--- Data for analysis Enclosed Below ---
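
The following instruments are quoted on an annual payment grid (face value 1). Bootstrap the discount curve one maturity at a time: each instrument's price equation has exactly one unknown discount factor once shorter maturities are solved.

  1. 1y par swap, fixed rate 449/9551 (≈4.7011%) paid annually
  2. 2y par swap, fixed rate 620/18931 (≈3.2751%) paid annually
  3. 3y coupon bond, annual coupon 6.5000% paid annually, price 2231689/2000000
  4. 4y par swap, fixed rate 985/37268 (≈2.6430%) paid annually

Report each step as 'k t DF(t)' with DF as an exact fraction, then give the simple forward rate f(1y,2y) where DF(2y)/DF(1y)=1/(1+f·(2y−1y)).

step 1 [1y] swap r/1=449/9551: DF=(1 − 449/9551·(0))/(1+449/9551) = 9551/10000 ≈ 0.955100
step 2 [2y] swap r/1=620/18931: DF=(1 − 620/18931·(0.955100))/(1+620/18931) = 469/500 ≈ 0.938000
step 3 [3y] bond c/1=13/200: DF=(2231689/2000000 − 13/200·(0.955100+0.938000))/(1+13/200) = 4661/5000 ≈ 0.932200
step 4 [4y] swap r/1=985/37268: DF=(1 − 985/37268·(0.955100+0.938000+0.932200))/(1+985/37268) = 1803/2000 ≈ 0.901500

1 1 9551/10000
2 2 469/500
3 3 4661/5000
4 4 1803/2000
f(1y,2y) = ((9551/10000)/(469/500) − 1)/(1) = 171/9380 ≈ 1.8230%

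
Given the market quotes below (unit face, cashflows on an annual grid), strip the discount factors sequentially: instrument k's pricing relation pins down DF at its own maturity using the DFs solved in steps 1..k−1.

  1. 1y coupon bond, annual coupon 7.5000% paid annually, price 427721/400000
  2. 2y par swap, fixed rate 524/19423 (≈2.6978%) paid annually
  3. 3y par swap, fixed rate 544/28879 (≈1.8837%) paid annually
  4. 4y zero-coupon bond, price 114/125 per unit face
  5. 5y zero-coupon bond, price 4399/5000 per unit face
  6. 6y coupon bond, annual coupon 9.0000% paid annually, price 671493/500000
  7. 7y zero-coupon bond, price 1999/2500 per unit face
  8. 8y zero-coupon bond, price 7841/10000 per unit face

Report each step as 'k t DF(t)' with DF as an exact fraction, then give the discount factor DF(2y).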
--- End of Enclosed Data for analysis ---
Work instruction =>
Your answer must consist only of the lines from the one containing "8. 8y zero-coupon" through the last line of the data above, both included, exactly as written.

Solution for this exercise =>
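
  8. 8y zero-coupon bond, price 7841/10000 per unit face

Report each step as 'k t DF(t)' with DF as an exact fraction, then give the discount factor DF(2y).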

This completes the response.